• Directions for this task:
What does the data read, word for word, from the line containing "The platform is" through its final line? Give those lines only.

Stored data
+---+

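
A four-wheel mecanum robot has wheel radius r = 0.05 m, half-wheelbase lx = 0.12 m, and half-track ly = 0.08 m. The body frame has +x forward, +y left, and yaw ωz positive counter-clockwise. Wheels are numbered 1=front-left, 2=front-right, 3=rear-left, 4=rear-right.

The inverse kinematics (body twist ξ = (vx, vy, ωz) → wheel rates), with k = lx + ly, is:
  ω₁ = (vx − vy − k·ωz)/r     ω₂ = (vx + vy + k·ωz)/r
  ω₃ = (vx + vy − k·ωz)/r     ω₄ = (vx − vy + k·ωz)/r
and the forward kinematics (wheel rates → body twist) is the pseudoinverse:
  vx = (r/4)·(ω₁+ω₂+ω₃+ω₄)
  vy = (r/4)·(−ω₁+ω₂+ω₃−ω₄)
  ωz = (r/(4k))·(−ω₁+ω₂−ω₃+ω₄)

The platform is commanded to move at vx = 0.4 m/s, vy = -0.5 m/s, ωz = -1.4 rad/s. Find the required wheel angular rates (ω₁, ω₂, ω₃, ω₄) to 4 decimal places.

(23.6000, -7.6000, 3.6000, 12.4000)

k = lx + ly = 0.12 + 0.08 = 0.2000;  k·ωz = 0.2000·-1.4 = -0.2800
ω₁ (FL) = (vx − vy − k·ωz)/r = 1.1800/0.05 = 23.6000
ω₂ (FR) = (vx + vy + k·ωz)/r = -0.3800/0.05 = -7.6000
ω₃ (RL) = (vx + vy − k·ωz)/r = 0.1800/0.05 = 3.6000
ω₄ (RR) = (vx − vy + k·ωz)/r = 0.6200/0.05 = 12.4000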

+---+

• Reply to the task:
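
The platform is commanded to move at vx = 0.4 m/s, vy = -0.5 m/s, ωz = -1.4 rad/s. Find the required wheel angular rates (ω₁, ω₂, ω₃, ω₄) to 4 decimal places.

(23.6000, -7.6000, 3.6000, 12.4000)

k = lx + ly = 0.12 + 0.08 = 0.2000;  k·ωz = 0.2000·-1.4 = -0.2800
ω₁ (FL) = (vx − vy − k·ωz)/r = 1.1800/0.05 = 23.6000
ω₂ (FR) = (vx + vy + k·ωz)/r = -0.3800/0.05 = -7.6000
ω₃ (RL) = (vx + vy − k·ωz)/r = 0.1800/0.05 = 3.6000
ω₄ (RR) = (vx − vy + k·ωz)/r = 0.6200/0.05 = 12.4000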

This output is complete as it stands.